Recorded data »
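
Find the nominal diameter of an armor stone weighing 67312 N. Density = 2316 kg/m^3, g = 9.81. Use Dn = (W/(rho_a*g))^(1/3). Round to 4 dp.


V = W / (rho_a * g)
V = 67312 / (2316 * 9.81)
V = 67312 / 22719.96
V = 2.962681 m^3
Dn = V^(1/3) = 2.962681^(1/3)
Dn = 1.4362 m

1.4362


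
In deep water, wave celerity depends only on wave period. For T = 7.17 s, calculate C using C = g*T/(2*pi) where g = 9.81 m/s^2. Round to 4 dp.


We use the deep-water celerity formula:
C = g * T / (2 * pi)
C = 9.81 * 7.17 / (2 * 3.14159...)
C = 70.337700 / 6.283185
C = 11.1946 m/s

11.1946


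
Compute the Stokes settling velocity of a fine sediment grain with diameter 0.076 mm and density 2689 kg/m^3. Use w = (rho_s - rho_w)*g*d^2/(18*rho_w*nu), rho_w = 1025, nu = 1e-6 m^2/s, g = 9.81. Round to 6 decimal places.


w = (rho_s - rho_w) * g * d^2 / (18 * rho_w * nu)
d = 0.076 mm = 0.000076 m
rho_s - rho_w = 2689 - 1025 = 1664
Numerator = 1664 * 9.81 * (0.000076)^2 = 0.000094286500
Denominator = 18 * 1025 * 1e-6 = 0.018450
w = 0.005110 m/s

0.005110


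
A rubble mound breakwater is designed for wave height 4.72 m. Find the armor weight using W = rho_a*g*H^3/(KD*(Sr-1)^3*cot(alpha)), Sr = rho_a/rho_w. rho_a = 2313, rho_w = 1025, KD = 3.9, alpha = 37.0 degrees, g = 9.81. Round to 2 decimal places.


Sr = rho_a / rho_w = 2313 / 1025 = 2.256585
(Sr - 1) = 1.256585
(Sr - 1)^3 = 1.984157
cot(37.0) = 1 / tan(37.0) = 1 / 0.753554 = 1.327045
Numerator = 2313 * 9.81 * 4.72^3 = 2386001.0808
Denominator = 3.9 * 1.984157 * 1.327045 = 10.268954
W = 2386001.0808 / 10.268954
W = 232350.95 N

232350.95


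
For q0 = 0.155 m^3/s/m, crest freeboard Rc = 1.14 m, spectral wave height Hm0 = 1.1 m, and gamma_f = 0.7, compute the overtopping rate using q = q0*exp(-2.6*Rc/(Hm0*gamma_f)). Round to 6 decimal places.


q = q0 * exp(-2.6 * Rc / (Hm0 * gamma_f))
Exponent = -2.6 * 1.14 / (1.1 * 0.7)
= -2.6 * 1.14 / 0.7700
= -3.849351
exp(-3.849351) = 0.021294
q = 0.155 * 0.021294
q = 0.003301 m^3/s/m

0.003301


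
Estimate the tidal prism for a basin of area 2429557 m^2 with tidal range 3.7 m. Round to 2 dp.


Tidal prism = Area * Tidal range
P = 2429557 * 3.7
P = 8989360.90 m^3

8989360.90


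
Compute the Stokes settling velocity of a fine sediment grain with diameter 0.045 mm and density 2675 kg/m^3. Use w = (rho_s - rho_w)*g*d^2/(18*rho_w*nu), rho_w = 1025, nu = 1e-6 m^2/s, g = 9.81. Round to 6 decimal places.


w = (rho_s - rho_w) * g * d^2 / (18 * rho_w * nu)
d = 0.045 mm = 0.000045 m
rho_s - rho_w = 2675 - 1025 = 1650
Numerator = 1650 * 9.81 * (0.000045)^2 = 0.000032777662
Denominator = 18 * 1025 * 1e-6 = 0.018450
w = 0.001777 m/s

0.001777


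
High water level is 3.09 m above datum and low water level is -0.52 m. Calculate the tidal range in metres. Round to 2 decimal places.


Tidal range = High water - Low water
Tidal range = 3.09 - (-0.52)
Tidal range = 3.61 m

3.61


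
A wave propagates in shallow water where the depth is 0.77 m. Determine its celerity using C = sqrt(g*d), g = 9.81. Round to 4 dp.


Using the shallow-water approximation:
C = sqrt(g * d) = sqrt(9.81 * 0.77)
C = sqrt(7.5537)
C = 2.7484 m/s

2.7484


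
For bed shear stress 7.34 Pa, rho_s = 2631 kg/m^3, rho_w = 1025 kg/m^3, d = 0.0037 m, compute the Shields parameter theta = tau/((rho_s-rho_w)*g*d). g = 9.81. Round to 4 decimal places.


theta = tau / ((rho_s - rho_w) * g * d)
rho_s - rho_w = 2631 - 1025 = 1606
Denominator = 1606 * 9.81 * 0.0037 = 58.292982
theta = 7.34 / 58.292982
theta = 0.1259

0.1259


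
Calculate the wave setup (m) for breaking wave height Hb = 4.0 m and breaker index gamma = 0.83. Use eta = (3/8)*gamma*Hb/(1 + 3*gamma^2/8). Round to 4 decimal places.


eta = (3/8) * gamma * Hb / (1 + 3*gamma^2/8)
Numerator = (3/8) * 0.83 * 4.0 = 1.245000
Denominator = 1 + 3*0.83^2/8 = 1 + 0.258338 = 1.258338
eta = 1.245000 / 1.258338
eta = 0.9894 m

0.9894


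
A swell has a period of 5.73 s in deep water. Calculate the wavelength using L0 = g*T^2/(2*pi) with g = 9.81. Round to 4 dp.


L0 = g * T^2 / (2 * pi)
L0 = 9.81 * 5.73^2 / (2 * pi)
L0 = 9.81 * 32.8329 / 6.28319
L0 = 322.0907 / 6.28319
L0 = 51.2623 m

51.2623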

Your instructions » When you answer, repeat all of the material exactly as given.

Response area »
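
Find the nominal diameter of an armor stone weighing 67312 N. Density = 2316 kg/m^3, g = 9.81. Use Dn = (W/(rho_a*g))^(1/3). Round to 4 dp.


V = W / (rho_a * g)
V = 67312 / (2316 * 9.81)
V = 67312 / 22719.96
V = 2.962681 m^3
Dn = V^(1/3) = 2.962681^(1/3)
Dn = 1.4362 m

1.4362


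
In deep water, wave celerity depends only on wave period. For T = 7.17 s, calculate C using C = g*T/(2*pi) where g = 9.81 m/s^2. Round to 4 dp.


We use the deep-water celerity formula:
C = g * T / (2 * pi)
C = 9.81 * 7.17 / (2 * 3.14159...)
C = 70.337700 / 6.283185
C = 11.1946 m/s

11.1946


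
Compute the Stokes settling velocity of a fine sediment grain with diameter 0.076 mm and density 2689 kg/m^3. Use w = (rho_s - rho_w)*g*d^2/(18*rho_w*nu), rho_w = 1025, nu = 1e-6 m^2/s, g = 9.81. Round to 6 decimal places.


w = (rho_s - rho_w) * g * d^2 / (18 * rho_w * nu)
d = 0.076 mm = 0.000076 m
rho_s - rho_w = 2689 - 1025 = 1664
Numerator = 1664 * 9.81 * (0.000076)^2 = 0.000094286500
Denominator = 18 * 1025 * 1e-6 = 0.018450
w = 0.005110 m/s

0.005110


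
A rubble mound breakwater is designed for wave height 4.72 m. Find the armor weight using W = rho_a*g*H^3/(KD*(Sr-1)^3*cot(alpha)), Sr = rho_a/rho_w. rho_a = 2313, rho_w = 1025, KD = 3.9, alpha = 37.0 degrees, g = 9.81. Round to 2 decimal places.


Sr = rho_a / rho_w = 2313 / 1025 = 2.256585
(Sr - 1) = 1.256585
(Sr - 1)^3 = 1.984157
cot(37.0) = 1 / tan(37.0) = 1 / 0.753554 = 1.327045
Numerator = 2313 * 9.81 * 4.72^3 = 2386001.0808
Denominator = 3.9 * 1.984157 * 1.327045 = 10.268954
W = 2386001.0808 / 10.268954
W = 232350.95 N

232350.95


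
For q0 = 0.155 m^3/s/m, crest freeboard Rc = 1.14 m, spectral wave height Hm0 = 1.1 m, and gamma_f = 0.7, compute the overtopping rate using q = q0*exp(-2.6*Rc/(Hm0*gamma_f)). Round to 6 decimal places.


q = q0 * exp(-2.6 * Rc / (Hm0 * gamma_f))
Exponent = -2.6 * 1.14 / (1.1 * 0.7)
= -2.6 * 1.14 / 0.7700
= -3.849351
exp(-3.849351) = 0.021294
q = 0.155 * 0.021294
q = 0.003301 m^3/s/m

0.003301


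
Estimate the tidal prism for a basin of area 2429557 m^2 with tidal range 3.7 m. Round to 2 dp.


Tidal prism = Area * Tidal range
P = 2429557 * 3.7
P = 8989360.90 m^3

8989360.90


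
Compute the Stokes settling velocity of a fine sediment grain with diameter 0.045 mm and density 2675 kg/m^3. Use w = (rho_s - rho_w)*g*d^2/(18*rho_w*nu), rho_w = 1025, nu = 1e-6 m^2/s, g = 9.81. Round to 6 decimal places.


w = (rho_s - rho_w) * g * d^2 / (18 * rho_w * nu)
d = 0.045 mm = 0.000045 m
rho_s - rho_w = 2675 - 1025 = 1650
Numerator = 1650 * 9.81 * (0.000045)^2 = 0.000032777662
Denominator = 18 * 1025 * 1e-6 = 0.018450
w = 0.001777 m/s

0.001777


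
High water level is 3.09 m above datum and low water level is -0.52 m. Calculate the tidal range in metres. Round to 2 decimal places.


Tidal range = High water - Low water
Tidal range = 3.09 - (-0.52)
Tidal range = 3.61 m

3.61


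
A wave propagates in shallow water where the depth is 0.77 m. Determine its celerity using C = sqrt(g*d), g = 9.81. Round to 4 dp.


Using the shallow-water approximation:
C = sqrt(g * d) = sqrt(9.81 * 0.77)
C = sqrt(7.5537)
C = 2.7484 m/s

2.7484


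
For bed shear stress 7.34 Pa, rho_s = 2631 kg/m^3, rho_w = 1025 kg/m^3, d = 0.0037 m, compute the Shields parameter theta = tau/((rho_s-rho_w)*g*d). g = 9.81. Round to 4 decimal places.


theta = tau / ((rho_s - rho_w) * g * d)
rho_s - rho_w = 2631 - 1025 = 1606
Denominator = 1606 * 9.81 * 0.0037 = 58.292982
theta = 7.34 / 58.292982
theta = 0.1259

0.1259


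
Calculate the wave setup (m) for breaking wave height Hb = 4.0 m and breaker index gamma = 0.83. Use eta = (3/8)*gamma*Hb/(1 + 3*gamma^2/8). Round to 4 decimal places.


eta = (3/8) * gamma * Hb / (1 + 3*gamma^2/8)
Numerator = (3/8) * 0.83 * 4.0 = 1.245000
Denominator = 1 + 3*0.83^2/8 = 1 + 0.258338 = 1.258338
eta = 1.245000 / 1.258338
eta = 0.9894 m

0.9894


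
A swell has a period of 5.73 s in deep water. Calculate the wavelength using L0 = g*T^2/(2*pi) with g = 9.81. Round to 4 dp.


L0 = g * T^2 / (2 * pi)
L0 = 9.81 * 5.73^2 / (2 * pi)
L0 = 9.81 * 32.8329 / 6.28319
L0 = 322.0907 / 6.28319
L0 = 51.2623 m

51.2623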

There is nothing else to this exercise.